Task to carry out |
The entries below are to be retyped exactly. Preserve every word.

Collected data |
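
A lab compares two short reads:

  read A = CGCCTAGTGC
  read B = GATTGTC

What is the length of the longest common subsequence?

5

Let dp[i][j] be the LCS length of the first i bases of read A and the first j bases of read B. dp[i][j] = dp[i-1][j-1]+1 when the i-th and j-th bases match, else max(dp[i-1][j], dp[i][j-1]).
    ·  G  A  T  T  G  T  C
 ·  0  0  0  0  0  0  0  0
 C  0  0  0  0  0  0  0  1
 G  0  1  1  1  1  1  1  1
 C  0  1  1  1  1  1  1  2
 C  0  1  1  1  1  1  1  2
 T  0  1  1  2  2  2  2  2
 A  0  1  2  2  2  2  2  2
 G  0  1  2  2  2  3  3  3
 T  0  1  2  3  3  3  4  4
 G  0  1  2  3  3  4  4  4
 C  0  1  2  3  3  4  4  5
dp[10][7] = 5. One LCS (by backtracking along matches): GTGTC.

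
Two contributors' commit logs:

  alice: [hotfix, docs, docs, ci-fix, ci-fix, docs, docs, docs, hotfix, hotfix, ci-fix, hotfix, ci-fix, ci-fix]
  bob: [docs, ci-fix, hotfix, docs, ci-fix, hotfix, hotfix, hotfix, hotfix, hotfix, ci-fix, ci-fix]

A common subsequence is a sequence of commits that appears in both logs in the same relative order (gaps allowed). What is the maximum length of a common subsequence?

8

Taking hotfix at alice[1]=bob[3] → docs at alice[3]=bob[4] → ci-fix at alice[4]=bob[5] → hotfix at alice[9]=bob[8] → hotfix at alice[10]=bob[9] → hotfix at alice[12]=bob[10] → ci-fix at alice[13]=bob[11] → ci-fix at alice[14]=bob[12] gives a common subsequence of length 8. The LCS DP gives dp[14][12] = 8, so this is optimal.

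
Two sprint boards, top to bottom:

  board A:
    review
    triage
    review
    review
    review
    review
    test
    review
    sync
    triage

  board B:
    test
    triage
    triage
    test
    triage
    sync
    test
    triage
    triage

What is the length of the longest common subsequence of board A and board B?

4

Taking triage (board A #2, board B #3), test (board A #7, board B #4), sync (board A #9, board B #6), triage (board A #10, board B #9) gives a common subsequence of length 4, and the DP table's final entry dp[10][9] is also 4, so no common subsequence is longer.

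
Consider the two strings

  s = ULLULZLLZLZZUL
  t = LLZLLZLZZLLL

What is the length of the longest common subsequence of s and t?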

Response for this exercise |
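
A lab compares two short reads:

  read A = CGCCTAGTGC
  read B = GATTGTC

What is the length of the longest common subsequence?

5

Let dp[i][j] be the LCS length of the first i bases of read A and the first j bases of read B. dp[i][j] = dp[i-1][j-1]+1 when the i-th and j-th bases match, else max(dp[i-1][j], dp[i][j-1]).
    ·  G  A  T  T  G  T  C
 ·  0  0  0  0  0  0  0  0
 C  0  0  0  0  0  0  0  1
 G  0  1  1  1  1  1  1  1
 C  0  1  1  1  1  1  1  2
 C  0  1  1  1  1  1  1  2
 T  0  1  1  2  2  2  2  2
 A  0  1  2  2  2  2  2  2
 G  0  1  2  2  2  3  3  3
 T  0  1  2  3  3  3  4  4
 G  0  1  2  3  3  4  4  4
 C  0  1  2  3  3  4  4  5
dp[10][7] = 5. One LCS (by backtracking along matches): GTGTC.

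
Two contributors' commit logs:

  alice: [hotfix, docs, docs, ci-fix, ci-fix, docs, docs, docs, hotfix, hotfix, ci-fix, hotfix, ci-fix, ci-fix]
  bob: [docs, ci-fix, hotfix, docs, ci-fix, hotfix, hotfix, hotfix, hotfix, hotfix, ci-fix, ci-fix]

A common subsequence is a sequence of commits that appears in both logs in the same relative order (gaps allowed). What is the maximum length of a common subsequence?

8

Taking hotfix at alice[1]=bob[3] → docs at alice[3]=bob[4] → ci-fix at alice[4]=bob[5] → hotfix at alice[9]=bob[8] → hotfix at alice[10]=bob[9] → hotfix at alice[12]=bob[10] → ci-fix at alice[13]=bob[11] → ci-fix at alice[14]=bob[12] gives a common subsequence of length 8. The LCS DP gives dp[14][12] = 8, so this is optimal.

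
Two sprint boards, top to bottom:

  board A:
    review
    triage
    review
    review
    review
    review
    test
    review
    sync
    triage

  board B:
    test
    triage
    triage
    test
    triage
    sync
    test
    triage
    triage

What is the length of the longest common subsequence of board A and board B?

4

Taking triage (board A #2, board B #3), test (board A #7, board B #4), sync (board A #9, board B #6), triage (board A #10, board B #9) gives a common subsequence of length 4, and the DP table's final entry dp[10][9] is also 4, so no common subsequence is longer.

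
Consider the two strings

  s = ULLULZLLZLZZUL
  t = LLZLLZLZZLLL

What is the length of the longest common subsequence of s and t?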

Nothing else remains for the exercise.